For the data below, give again exactly the lines from the one containing "7), linearly independent?" through the one containing "u₂ = [5, -4, -4]", both ends included, and no others.

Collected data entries
--- START ---
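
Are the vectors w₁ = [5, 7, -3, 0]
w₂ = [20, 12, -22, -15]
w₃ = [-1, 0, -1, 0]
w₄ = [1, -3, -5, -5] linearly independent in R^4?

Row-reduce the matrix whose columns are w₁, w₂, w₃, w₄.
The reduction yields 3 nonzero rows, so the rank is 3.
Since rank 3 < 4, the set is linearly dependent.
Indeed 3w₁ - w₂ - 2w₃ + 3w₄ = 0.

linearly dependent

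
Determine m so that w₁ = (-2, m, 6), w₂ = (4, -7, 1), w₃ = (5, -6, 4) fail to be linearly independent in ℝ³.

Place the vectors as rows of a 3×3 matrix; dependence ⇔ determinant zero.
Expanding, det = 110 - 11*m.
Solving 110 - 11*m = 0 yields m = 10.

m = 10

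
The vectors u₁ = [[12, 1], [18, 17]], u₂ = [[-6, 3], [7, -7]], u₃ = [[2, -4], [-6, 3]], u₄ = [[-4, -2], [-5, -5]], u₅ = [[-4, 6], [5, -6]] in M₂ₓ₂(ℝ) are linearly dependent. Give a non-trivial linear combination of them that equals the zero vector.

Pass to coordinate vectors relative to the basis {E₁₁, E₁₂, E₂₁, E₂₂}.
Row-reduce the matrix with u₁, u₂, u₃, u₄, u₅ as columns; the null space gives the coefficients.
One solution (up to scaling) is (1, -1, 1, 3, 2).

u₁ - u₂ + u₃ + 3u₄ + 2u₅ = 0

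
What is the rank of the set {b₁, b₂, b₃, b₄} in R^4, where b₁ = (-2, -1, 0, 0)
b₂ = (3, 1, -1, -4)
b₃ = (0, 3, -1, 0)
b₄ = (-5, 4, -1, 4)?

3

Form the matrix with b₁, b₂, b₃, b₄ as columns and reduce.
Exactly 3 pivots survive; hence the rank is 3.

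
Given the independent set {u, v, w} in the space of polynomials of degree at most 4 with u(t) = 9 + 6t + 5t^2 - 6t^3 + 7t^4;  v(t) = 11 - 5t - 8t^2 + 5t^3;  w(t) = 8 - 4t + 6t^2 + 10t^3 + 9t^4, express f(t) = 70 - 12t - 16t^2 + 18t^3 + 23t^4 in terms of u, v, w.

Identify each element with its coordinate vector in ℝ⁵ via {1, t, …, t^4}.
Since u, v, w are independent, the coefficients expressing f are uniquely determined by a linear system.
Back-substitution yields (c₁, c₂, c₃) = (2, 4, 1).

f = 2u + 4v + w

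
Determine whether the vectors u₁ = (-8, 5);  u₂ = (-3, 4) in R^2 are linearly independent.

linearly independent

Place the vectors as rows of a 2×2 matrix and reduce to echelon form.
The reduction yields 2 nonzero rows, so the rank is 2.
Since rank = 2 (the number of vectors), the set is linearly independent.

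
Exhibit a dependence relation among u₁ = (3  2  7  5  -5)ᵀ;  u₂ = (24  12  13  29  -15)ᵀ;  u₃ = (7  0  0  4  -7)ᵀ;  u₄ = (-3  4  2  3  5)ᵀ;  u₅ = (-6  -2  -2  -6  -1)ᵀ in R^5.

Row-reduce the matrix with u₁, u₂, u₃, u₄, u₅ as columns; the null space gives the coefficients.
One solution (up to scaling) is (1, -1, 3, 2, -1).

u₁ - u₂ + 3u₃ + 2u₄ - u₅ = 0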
--- END ---
--- START ---
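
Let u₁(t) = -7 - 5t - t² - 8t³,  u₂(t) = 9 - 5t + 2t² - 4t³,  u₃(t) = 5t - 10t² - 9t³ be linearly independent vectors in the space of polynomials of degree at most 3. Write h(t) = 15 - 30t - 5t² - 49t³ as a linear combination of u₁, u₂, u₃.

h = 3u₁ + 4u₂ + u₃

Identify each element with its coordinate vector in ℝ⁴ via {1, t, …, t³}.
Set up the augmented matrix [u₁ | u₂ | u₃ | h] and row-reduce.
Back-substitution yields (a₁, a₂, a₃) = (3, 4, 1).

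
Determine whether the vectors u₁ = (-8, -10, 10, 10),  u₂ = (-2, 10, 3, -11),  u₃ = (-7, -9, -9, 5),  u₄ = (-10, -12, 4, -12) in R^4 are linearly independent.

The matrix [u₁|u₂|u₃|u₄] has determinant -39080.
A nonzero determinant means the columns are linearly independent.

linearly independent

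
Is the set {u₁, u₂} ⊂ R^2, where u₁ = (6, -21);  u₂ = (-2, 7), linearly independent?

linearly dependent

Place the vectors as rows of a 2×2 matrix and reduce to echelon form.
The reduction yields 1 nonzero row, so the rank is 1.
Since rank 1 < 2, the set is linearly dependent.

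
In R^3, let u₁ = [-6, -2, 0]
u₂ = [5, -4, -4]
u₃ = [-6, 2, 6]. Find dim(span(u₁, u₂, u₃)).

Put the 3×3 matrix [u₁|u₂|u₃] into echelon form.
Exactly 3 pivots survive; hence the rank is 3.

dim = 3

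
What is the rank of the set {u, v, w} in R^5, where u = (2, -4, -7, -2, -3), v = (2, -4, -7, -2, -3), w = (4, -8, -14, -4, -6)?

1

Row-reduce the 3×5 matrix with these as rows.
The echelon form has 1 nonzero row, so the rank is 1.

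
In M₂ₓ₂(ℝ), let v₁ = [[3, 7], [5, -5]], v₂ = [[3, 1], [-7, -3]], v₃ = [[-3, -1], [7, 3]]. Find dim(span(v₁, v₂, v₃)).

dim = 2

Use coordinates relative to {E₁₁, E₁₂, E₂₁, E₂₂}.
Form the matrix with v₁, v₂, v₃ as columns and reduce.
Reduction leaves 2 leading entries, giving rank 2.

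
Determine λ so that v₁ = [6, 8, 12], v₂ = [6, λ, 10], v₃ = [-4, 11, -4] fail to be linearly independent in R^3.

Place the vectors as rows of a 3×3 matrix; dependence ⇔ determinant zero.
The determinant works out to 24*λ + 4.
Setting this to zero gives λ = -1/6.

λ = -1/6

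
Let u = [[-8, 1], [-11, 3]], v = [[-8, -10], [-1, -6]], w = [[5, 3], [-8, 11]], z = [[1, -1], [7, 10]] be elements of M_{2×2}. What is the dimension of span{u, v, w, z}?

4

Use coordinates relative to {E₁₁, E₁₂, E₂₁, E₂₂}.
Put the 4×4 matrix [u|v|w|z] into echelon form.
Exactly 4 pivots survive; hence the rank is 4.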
--- END ---
--- START ---
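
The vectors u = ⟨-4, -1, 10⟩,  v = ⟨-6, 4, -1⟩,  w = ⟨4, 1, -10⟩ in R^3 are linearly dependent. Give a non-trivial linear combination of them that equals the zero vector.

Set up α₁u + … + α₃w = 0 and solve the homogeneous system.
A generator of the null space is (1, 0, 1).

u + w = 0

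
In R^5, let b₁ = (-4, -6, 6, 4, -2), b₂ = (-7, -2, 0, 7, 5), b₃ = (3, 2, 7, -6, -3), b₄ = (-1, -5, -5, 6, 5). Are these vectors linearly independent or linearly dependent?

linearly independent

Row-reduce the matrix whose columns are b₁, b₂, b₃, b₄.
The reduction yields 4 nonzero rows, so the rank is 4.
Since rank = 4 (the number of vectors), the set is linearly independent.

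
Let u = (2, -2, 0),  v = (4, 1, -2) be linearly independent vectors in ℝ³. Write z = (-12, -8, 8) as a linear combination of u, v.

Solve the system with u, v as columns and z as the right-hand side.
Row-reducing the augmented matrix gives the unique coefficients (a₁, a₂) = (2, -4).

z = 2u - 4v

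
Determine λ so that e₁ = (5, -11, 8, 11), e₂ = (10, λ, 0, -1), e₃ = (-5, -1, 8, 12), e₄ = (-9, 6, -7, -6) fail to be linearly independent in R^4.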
--- END ---
### TASK OUTPUT
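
Is the set {u₁, u₂} ⊂ R^2, where u₁ = (6, -21);  u₂ = (-2, 7), linearly independent?

linearly dependent

Place the vectors as rows of a 2×2 matrix and reduce to echelon form.
The reduction yields 1 nonzero row, so the rank is 1.
Since rank 1 < 2, the set is linearly dependent.

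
In R^3, let u₁ = [-6, -2, 0]
u₂ = [5, -4, -4]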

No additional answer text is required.